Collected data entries
== == ==

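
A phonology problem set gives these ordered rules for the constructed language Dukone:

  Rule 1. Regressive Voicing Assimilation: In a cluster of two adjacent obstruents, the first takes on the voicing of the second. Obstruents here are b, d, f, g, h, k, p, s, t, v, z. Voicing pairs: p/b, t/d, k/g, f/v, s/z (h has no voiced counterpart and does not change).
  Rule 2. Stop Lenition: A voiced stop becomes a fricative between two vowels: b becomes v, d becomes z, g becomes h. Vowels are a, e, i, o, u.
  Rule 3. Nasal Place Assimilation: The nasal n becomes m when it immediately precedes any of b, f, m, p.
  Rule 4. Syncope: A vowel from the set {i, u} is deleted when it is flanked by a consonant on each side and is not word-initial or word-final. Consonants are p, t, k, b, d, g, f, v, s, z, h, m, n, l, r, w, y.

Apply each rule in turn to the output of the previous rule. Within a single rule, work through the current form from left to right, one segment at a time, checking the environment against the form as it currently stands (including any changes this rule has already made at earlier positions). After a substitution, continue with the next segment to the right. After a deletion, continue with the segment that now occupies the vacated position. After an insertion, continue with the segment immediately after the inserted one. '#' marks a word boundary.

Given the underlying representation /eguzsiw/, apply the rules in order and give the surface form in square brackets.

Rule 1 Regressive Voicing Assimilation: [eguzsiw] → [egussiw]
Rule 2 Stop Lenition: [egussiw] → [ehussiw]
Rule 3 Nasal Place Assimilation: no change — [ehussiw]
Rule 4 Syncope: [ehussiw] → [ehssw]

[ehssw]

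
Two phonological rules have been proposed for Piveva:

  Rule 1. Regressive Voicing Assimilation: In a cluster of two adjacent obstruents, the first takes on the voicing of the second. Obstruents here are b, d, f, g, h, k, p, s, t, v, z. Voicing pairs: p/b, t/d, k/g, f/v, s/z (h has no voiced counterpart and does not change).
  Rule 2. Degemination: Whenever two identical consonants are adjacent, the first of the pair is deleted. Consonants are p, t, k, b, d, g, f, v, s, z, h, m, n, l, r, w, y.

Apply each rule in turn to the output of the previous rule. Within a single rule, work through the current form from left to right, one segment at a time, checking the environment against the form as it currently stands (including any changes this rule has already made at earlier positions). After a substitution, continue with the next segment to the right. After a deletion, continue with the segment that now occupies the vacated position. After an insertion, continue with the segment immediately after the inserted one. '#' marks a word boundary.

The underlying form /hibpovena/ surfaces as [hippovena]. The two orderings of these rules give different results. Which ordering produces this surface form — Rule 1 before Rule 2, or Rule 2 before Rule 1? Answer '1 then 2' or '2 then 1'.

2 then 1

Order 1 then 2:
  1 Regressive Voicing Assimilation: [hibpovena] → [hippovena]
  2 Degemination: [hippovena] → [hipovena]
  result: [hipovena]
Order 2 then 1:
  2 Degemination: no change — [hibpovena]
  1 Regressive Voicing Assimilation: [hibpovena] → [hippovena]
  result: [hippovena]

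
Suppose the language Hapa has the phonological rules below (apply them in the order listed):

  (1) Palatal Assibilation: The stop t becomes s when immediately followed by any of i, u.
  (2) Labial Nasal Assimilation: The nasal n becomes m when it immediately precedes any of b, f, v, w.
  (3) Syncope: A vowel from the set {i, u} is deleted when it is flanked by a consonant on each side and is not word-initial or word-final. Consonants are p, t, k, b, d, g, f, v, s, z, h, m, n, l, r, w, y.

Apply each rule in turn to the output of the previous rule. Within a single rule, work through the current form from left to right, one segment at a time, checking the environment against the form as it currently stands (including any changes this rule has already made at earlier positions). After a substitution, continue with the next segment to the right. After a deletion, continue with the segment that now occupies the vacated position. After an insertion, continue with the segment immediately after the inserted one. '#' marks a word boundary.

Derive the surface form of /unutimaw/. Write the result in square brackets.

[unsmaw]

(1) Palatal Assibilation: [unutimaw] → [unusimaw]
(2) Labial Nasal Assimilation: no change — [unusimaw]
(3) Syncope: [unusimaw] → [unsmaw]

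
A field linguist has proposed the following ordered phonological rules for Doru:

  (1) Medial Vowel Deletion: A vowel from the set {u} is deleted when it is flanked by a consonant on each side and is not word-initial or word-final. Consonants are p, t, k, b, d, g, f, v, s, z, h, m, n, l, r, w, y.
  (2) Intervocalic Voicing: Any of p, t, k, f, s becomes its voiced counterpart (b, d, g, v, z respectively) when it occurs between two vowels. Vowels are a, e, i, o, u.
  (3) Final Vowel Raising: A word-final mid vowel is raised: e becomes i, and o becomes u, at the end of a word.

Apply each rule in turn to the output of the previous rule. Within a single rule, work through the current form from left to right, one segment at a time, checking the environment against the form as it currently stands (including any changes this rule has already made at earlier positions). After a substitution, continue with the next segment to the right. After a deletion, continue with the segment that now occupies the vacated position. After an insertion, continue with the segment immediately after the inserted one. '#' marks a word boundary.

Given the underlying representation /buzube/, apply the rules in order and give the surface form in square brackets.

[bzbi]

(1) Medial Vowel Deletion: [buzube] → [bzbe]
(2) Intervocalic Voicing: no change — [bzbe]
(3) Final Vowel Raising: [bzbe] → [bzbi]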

== == ==

• EXERCISE AIM: Please reproduce exactly the lines from the first one of the records above through the line containing "Rule 4. Syncope: A", both included, and nothing else.

• REPLY TO THE EXERCISE:
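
A phonology problem set gives these ordered rules for the constructed language Dukone:

  Rule 1. Regressive Voicing Assimilation: In a cluster of two adjacent obstruents, the first takes on the voicing of the second. Obstruents here are b, d, f, g, h, k, p, s, t, v, z. Voicing pairs: p/b, t/d, k/g, f/v, s/z (h has no voiced counterpart and does not change).
  Rule 2. Stop Lenition: A voiced stop becomes a fricative between two vowels: b becomes v, d becomes z, g becomes h. Vowels are a, e, i, o, u.
  Rule 3. Nasal Place Assimilation: The nasal n becomes m when it immediately precedes any of b, f, m, p.
  Rule 4. Syncope: A vowel from the set {i, u} is deleted when it is flanked by a consonant on each side and is not word-initial or word-final. Consonants are p, t, k, b, d, g, f, v, s, z, h, m, n, l, r, w, y.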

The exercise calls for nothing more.